REQUIREMENT: Across the data below, state how many lines hold "What", and reply with nothing but that number.

SUPPLIED RECORDS:
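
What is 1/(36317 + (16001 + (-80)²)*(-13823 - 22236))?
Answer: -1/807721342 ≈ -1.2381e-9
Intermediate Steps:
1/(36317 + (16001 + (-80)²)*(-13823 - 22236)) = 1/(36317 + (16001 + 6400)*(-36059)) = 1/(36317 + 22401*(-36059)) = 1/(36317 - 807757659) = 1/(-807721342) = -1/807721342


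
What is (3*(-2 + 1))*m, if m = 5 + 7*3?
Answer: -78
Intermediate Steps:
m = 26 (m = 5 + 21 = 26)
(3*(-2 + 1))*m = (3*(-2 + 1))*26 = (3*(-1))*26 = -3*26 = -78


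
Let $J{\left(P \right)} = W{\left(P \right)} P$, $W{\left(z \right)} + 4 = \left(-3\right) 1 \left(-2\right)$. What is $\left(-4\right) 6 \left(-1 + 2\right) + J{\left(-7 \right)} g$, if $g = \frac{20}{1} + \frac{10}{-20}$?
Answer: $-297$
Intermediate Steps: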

...

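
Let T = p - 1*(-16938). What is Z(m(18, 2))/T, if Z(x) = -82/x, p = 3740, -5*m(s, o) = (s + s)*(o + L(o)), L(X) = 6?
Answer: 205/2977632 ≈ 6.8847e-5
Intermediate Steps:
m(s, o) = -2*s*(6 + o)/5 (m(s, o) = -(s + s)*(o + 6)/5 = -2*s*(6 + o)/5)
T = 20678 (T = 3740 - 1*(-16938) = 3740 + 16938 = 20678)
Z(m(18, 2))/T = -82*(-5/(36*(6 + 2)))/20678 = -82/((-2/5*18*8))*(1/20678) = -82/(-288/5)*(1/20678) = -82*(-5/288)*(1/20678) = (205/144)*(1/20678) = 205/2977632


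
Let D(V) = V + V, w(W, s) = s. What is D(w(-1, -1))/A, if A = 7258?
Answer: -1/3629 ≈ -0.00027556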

EXERCISE RESPONSE: 5